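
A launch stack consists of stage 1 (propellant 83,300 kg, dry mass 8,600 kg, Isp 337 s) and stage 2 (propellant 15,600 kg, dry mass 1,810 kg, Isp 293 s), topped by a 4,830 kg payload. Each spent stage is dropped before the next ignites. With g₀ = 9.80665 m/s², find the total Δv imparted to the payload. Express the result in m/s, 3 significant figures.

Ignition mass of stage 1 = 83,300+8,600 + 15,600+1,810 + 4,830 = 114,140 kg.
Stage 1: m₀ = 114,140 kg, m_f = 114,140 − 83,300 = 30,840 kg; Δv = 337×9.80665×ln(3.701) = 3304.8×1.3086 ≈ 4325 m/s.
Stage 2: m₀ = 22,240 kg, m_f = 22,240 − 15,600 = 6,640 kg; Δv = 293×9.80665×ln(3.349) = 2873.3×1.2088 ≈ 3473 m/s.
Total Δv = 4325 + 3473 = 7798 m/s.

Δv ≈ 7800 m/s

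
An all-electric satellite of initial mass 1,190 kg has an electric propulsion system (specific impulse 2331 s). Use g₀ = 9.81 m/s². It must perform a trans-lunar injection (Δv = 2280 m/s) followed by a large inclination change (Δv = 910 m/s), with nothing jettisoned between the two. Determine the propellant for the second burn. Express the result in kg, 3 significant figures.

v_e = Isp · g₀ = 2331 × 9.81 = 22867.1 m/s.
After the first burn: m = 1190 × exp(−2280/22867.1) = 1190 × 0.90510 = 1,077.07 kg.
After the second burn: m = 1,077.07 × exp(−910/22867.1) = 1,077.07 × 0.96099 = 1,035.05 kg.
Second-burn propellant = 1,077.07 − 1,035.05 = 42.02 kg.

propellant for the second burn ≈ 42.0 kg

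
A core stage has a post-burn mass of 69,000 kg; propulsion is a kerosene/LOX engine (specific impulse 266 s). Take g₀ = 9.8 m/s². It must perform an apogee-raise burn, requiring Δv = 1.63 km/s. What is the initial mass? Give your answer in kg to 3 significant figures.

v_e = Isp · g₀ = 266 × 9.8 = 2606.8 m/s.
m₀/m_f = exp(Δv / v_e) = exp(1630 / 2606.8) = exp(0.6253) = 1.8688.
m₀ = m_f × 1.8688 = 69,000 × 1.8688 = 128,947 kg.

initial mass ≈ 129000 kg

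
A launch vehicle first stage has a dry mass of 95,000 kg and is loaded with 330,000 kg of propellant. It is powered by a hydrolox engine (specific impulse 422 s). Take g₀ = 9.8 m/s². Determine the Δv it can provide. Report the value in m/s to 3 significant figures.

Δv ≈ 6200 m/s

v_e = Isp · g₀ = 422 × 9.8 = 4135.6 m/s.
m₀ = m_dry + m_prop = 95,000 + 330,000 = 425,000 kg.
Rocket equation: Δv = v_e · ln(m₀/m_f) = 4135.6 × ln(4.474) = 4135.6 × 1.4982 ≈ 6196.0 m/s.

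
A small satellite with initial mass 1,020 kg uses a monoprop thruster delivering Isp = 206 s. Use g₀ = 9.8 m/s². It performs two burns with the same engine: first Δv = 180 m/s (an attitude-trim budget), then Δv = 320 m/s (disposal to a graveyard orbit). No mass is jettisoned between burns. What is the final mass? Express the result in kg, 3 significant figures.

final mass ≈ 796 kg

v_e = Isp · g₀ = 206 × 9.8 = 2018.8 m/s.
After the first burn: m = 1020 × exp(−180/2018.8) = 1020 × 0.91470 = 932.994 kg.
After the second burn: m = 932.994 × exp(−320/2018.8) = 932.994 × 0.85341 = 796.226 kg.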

##########

→ **ABOUT THIS TASK**: Once more, write all of the records exactly as given.

→ **SOLUTION TO THIS EXERCISE**:
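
A launch stack consists of stage 1 (propellant 83,300 kg, dry mass 8,600 kg, Isp 337 s) and stage 2 (propellant 15,600 kg, dry mass 1,810 kg, Isp 293 s), topped by a 4,830 kg payload. Each spent stage is dropped before the next ignites. With g₀ = 9.80665 m/s², find the total Δv imparted to the payload. Express the result in m/s, 3 significant figures.

Ignition mass of stage 1 = 83,300+8,600 + 15,600+1,810 + 4,830 = 114,140 kg.
Stage 1: m₀ = 114,140 kg, m_f = 114,140 − 83,300 = 30,840 kg; Δv = 337×9.80665×ln(3.701) = 3304.8×1.3086 ≈ 4325 m/s.
Stage 2: m₀ = 22,240 kg, m_f = 22,240 − 15,600 = 6,640 kg; Δv = 293×9.80665×ln(3.349) = 2873.3×1.2088 ≈ 3473 m/s.
Total Δv = 4325 + 3473 = 7798 m/s.

Δv ≈ 7800 m/s

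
An all-electric satellite of initial mass 1,190 kg has an electric propulsion system (specific impulse 2331 s). Use g₀ = 9.81 m/s². It must perform a trans-lunar injection (Δv = 2280 m/s) followed by a large inclination change (Δv = 910 m/s), with nothing jettisoned between the two. Determine the propellant for the second burn. Express the result in kg, 3 significant figures.

v_e = Isp · g₀ = 2331 × 9.81 = 22867.1 m/s.
After the first burn: m = 1190 × exp(−2280/22867.1) = 1190 × 0.90510 = 1,077.07 kg.
After the second burn: m = 1,077.07 × exp(−910/22867.1) = 1,077.07 × 0.96099 = 1,035.05 kg.
Second-burn propellant = 1,077.07 − 1,035.05 = 42.02 kg.

propellant for the second burn ≈ 42.0 kg

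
A core stage has a post-burn mass of 69,000 kg; propulsion is a kerosene/LOX engine (specific impulse 266 s). Take g₀ = 9.8 m/s². It must perform an apogee-raise burn, requiring Δv = 1.63 km/s. What is the initial mass? Give your answer in kg to 3 significant figures.

v_e = Isp · g₀ = 266 × 9.8 = 2606.8 m/s.
m₀/m_f = exp(Δv / v_e) = exp(1630 / 2606.8) = exp(0.6253) = 1.8688.
m₀ = m_f × 1.8688 = 69,000 × 1.8688 = 128,947 kg.

initial mass ≈ 129000 kg

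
A launch vehicle first stage has a dry mass of 95,000 kg and is loaded with 330,000 kg of propellant. It is powered by a hydrolox engine (specific impulse 422 s). Take g₀ = 9.8 m/s². Determine the Δv it can provide. Report the value in m/s to 3 significant figures.

Δv ≈ 6200 m/s

v_e = Isp · g₀ = 422 × 9.8 = 4135.6 m/s.
m₀ = m_dry + m_prop = 95,000 + 330,000 = 425,000 kg.
Rocket equation: Δv = v_e · ln(m₀/m_f) = 4135.6 × ln(4.474) = 4135.6 × 1.4982 ≈ 6196.0 m/s.

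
A small satellite with initial mass 1,020 kg uses a monoprop thruster delivering Isp = 206 s. Use g₀ = 9.8 m/s². It performs two burns with the same engine: first Δv = 180 m/s (an attitude-trim budget), then Δv = 320 m/s (disposal to a graveyard orbit). No mass is jettisoned between burns. What is the final mass? Express the result in kg, 3 significant figures.

final mass ≈ 796 kg

v_e = Isp · g₀ = 206 × 9.8 = 2018.8 m/s.
After the first burn: m = 1020 × exp(−180/2018.8) = 1020 × 0.91470 = 932.994 kg.
After the second burn: m = 932.994 × exp(−320/2018.8) = 932.994 × 0.85341 = 796.226 kg.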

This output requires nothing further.